• Your objective:
Copy each line of the data below with the word "following".

• Available data:

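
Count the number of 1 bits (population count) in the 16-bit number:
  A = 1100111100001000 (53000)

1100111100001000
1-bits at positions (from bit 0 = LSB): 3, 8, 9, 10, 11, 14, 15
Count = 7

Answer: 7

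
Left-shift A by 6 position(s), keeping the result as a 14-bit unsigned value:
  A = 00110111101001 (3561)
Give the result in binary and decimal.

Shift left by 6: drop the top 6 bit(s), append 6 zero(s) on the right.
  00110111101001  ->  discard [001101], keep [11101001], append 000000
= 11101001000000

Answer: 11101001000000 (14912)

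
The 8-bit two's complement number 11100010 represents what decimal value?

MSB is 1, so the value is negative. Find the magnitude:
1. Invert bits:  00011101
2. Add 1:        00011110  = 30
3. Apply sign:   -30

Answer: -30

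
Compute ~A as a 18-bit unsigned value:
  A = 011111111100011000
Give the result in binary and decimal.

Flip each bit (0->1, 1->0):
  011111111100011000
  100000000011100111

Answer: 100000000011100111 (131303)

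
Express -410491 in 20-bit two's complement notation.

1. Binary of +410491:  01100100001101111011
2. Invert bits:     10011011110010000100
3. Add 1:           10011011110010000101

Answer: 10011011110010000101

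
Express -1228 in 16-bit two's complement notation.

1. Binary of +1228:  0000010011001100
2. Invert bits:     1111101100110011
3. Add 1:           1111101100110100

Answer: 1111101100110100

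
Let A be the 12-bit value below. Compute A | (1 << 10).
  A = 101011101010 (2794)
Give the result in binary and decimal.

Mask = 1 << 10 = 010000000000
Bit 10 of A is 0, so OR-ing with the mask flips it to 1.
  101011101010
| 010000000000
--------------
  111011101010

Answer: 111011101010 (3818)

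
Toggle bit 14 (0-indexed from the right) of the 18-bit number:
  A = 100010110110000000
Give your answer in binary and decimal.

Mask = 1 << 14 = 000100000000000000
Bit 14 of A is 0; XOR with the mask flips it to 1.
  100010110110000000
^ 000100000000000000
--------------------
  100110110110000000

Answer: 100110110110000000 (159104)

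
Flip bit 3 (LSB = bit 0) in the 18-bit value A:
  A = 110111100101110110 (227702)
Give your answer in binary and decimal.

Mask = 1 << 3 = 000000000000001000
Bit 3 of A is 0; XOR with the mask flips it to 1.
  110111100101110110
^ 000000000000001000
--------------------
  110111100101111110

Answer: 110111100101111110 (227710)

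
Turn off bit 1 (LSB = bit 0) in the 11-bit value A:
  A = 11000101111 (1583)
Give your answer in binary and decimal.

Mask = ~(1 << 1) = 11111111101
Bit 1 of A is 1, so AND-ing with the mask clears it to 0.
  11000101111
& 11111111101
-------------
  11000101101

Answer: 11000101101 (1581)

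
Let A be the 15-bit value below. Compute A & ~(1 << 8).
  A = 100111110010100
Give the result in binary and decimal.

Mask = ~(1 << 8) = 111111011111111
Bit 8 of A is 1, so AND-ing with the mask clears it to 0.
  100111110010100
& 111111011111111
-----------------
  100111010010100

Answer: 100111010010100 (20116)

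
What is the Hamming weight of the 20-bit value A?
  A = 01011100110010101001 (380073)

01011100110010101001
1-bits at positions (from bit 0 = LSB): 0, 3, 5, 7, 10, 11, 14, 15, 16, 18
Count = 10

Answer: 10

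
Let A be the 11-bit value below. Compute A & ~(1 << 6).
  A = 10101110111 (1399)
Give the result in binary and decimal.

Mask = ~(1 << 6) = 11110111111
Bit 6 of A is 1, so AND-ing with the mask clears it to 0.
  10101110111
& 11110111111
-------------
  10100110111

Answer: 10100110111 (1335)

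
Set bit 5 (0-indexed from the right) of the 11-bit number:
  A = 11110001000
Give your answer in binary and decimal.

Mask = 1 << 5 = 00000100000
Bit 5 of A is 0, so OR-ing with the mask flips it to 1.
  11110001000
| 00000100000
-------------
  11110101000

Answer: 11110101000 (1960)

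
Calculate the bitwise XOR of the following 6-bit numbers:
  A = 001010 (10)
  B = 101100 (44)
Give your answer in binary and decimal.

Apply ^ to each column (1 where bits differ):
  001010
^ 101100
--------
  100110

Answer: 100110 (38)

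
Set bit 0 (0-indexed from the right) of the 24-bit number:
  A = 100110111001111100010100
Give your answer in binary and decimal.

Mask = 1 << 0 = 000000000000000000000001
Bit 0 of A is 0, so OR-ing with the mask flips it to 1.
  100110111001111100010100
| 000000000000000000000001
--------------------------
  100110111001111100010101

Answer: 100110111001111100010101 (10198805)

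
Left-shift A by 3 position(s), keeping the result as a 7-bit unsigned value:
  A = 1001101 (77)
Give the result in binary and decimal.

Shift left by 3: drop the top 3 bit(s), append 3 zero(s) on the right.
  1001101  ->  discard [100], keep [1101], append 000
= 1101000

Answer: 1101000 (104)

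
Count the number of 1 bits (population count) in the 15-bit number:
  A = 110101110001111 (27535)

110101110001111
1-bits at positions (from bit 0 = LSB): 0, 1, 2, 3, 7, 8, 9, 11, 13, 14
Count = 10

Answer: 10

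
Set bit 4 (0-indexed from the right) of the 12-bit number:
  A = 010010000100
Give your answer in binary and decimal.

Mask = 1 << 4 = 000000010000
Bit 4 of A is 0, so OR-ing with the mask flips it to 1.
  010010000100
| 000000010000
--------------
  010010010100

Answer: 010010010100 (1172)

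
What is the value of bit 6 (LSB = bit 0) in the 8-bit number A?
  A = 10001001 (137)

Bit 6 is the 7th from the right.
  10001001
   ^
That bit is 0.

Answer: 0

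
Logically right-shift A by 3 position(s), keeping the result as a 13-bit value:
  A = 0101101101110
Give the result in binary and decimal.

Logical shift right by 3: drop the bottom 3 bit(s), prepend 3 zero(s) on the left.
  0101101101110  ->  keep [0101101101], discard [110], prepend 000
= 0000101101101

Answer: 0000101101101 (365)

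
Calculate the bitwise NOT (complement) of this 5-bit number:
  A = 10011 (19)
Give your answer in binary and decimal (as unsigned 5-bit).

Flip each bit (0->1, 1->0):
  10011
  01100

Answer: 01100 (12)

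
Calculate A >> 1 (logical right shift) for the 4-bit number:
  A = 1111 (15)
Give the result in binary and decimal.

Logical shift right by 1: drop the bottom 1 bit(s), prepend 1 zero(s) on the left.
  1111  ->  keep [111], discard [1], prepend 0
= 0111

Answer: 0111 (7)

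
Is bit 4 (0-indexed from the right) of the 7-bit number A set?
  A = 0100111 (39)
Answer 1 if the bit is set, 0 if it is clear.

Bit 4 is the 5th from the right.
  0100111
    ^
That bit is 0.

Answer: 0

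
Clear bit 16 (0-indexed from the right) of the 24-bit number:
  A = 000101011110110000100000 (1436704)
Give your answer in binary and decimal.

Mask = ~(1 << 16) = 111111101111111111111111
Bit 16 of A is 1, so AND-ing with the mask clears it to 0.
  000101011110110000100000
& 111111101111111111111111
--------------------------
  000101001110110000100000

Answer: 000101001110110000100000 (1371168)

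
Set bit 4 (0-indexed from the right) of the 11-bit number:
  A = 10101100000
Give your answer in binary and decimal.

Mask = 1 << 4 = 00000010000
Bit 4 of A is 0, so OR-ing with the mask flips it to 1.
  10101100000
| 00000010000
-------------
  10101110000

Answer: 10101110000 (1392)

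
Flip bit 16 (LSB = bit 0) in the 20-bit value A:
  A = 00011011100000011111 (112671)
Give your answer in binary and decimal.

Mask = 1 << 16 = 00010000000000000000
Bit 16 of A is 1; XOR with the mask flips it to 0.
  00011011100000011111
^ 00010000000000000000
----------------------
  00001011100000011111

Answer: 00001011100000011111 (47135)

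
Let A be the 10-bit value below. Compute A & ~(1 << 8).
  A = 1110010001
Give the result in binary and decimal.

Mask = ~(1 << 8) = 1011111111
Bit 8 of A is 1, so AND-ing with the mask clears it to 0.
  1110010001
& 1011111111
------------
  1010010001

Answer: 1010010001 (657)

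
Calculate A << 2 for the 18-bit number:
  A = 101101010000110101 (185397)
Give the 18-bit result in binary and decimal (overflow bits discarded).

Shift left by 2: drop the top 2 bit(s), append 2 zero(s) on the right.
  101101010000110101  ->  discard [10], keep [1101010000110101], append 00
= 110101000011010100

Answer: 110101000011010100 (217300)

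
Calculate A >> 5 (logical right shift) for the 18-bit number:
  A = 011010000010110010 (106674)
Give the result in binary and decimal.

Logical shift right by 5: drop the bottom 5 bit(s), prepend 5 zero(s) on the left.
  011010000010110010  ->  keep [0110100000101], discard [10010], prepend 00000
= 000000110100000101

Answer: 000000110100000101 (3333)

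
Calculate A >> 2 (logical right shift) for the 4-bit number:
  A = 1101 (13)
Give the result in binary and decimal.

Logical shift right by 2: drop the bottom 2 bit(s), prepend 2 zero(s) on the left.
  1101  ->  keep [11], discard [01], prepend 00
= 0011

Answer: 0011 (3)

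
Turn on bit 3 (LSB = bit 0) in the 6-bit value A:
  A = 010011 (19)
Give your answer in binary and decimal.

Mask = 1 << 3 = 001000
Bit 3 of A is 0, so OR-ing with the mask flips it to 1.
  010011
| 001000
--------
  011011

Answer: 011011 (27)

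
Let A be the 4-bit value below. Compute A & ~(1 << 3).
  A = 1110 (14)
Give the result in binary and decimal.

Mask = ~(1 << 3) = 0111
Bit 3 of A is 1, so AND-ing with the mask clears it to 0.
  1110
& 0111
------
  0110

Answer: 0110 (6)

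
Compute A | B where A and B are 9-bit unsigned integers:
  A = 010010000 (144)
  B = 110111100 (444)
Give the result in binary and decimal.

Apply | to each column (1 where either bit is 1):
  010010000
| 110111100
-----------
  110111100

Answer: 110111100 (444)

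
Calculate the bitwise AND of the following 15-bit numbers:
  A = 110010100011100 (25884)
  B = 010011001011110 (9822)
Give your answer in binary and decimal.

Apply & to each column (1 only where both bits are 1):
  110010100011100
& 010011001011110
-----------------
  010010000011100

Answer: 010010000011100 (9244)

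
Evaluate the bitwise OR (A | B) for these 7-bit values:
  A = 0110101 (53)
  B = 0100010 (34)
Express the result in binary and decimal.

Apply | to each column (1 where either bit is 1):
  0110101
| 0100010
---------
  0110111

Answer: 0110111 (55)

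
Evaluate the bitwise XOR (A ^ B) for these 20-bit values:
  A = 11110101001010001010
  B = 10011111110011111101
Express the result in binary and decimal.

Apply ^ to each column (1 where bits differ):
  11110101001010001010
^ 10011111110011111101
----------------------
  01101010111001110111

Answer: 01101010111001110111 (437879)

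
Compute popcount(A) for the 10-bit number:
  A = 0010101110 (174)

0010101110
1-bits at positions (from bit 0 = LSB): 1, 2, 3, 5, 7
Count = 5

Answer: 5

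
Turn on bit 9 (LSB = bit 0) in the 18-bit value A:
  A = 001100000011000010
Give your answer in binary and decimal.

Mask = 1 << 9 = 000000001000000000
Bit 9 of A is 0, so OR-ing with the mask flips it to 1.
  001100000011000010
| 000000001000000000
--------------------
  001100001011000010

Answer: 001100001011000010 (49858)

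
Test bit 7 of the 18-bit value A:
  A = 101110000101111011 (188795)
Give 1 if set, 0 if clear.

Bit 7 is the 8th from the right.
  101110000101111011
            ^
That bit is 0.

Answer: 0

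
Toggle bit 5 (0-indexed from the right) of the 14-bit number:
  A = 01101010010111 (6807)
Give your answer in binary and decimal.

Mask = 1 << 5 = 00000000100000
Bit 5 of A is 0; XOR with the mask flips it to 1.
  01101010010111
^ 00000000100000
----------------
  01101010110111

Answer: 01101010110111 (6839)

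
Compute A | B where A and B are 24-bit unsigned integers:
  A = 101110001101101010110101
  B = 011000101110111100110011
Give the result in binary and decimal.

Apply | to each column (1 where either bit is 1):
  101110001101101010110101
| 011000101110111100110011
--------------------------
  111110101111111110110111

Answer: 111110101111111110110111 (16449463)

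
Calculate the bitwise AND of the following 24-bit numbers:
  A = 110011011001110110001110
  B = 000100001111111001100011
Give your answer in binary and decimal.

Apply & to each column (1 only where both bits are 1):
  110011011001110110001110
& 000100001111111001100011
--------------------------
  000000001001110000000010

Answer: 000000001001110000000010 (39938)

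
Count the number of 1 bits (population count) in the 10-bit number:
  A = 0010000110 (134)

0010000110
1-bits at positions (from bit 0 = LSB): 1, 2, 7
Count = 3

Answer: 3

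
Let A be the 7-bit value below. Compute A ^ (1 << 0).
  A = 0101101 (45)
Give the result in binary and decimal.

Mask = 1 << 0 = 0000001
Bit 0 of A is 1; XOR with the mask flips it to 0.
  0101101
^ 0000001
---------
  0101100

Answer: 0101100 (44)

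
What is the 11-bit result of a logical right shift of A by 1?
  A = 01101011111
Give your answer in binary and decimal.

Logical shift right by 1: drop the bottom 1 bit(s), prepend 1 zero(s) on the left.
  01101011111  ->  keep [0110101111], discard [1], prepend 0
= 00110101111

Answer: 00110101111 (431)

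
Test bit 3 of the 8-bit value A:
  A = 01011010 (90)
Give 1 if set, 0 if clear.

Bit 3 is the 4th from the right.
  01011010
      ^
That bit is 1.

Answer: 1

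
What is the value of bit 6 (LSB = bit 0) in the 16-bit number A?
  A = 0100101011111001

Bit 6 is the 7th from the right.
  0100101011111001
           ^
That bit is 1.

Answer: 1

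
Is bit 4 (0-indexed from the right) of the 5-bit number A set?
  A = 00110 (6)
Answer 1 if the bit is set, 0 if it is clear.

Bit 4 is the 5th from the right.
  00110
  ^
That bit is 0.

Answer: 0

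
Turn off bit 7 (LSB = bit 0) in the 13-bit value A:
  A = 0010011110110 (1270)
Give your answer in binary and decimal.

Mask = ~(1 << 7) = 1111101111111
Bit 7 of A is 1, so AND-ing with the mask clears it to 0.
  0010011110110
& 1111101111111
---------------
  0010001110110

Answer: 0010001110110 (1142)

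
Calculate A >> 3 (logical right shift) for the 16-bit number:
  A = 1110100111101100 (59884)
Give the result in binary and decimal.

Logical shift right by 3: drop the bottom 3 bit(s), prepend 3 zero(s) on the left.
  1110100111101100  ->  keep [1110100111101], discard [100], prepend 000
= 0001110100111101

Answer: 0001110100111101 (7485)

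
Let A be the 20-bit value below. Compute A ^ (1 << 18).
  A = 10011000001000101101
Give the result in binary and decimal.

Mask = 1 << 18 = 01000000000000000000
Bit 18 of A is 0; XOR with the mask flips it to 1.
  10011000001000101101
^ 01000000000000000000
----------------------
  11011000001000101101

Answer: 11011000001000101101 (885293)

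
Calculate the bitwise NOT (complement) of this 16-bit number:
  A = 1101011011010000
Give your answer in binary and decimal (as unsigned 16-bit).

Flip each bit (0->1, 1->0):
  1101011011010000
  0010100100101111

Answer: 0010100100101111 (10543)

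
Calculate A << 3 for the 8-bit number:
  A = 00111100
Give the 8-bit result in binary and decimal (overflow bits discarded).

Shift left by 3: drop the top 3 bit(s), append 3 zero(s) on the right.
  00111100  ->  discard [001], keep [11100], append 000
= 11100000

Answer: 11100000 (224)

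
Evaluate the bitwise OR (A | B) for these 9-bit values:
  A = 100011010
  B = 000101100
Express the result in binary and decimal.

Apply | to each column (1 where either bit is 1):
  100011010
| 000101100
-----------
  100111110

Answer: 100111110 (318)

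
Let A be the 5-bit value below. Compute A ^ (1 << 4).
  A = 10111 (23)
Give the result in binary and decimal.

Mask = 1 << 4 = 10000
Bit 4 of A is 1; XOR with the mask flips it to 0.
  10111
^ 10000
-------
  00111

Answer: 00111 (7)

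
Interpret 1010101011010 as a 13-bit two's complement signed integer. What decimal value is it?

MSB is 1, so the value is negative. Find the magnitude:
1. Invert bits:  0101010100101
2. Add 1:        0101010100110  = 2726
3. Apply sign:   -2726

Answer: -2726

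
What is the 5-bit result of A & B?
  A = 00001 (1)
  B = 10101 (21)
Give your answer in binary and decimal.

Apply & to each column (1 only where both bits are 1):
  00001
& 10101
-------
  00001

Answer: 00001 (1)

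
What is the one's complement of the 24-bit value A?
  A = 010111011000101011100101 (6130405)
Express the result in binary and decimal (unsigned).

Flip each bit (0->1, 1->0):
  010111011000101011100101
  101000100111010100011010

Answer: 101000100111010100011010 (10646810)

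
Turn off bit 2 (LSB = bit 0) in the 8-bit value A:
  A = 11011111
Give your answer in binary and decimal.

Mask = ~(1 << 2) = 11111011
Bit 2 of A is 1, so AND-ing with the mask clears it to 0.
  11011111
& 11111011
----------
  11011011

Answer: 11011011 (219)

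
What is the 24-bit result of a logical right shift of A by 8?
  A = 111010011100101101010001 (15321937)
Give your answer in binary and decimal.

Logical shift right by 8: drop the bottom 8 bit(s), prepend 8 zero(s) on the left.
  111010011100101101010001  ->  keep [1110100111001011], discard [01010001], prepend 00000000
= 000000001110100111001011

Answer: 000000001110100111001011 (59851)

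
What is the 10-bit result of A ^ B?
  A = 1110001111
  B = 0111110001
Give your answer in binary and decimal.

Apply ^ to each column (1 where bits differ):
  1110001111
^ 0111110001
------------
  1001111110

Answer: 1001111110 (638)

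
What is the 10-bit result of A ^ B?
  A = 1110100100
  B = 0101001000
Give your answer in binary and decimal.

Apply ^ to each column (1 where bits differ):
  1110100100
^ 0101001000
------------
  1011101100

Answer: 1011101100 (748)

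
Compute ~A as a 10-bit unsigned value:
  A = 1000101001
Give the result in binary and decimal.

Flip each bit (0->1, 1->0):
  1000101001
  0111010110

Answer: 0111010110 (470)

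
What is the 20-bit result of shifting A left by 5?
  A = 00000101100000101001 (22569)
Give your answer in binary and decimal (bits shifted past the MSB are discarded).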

• Exercise answer:
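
Calculate the bitwise XOR of the following 6-bit numbers:
Calculate the bitwise AND of the following 15-bit numbers:
Calculate the bitwise AND of the following 24-bit numbers: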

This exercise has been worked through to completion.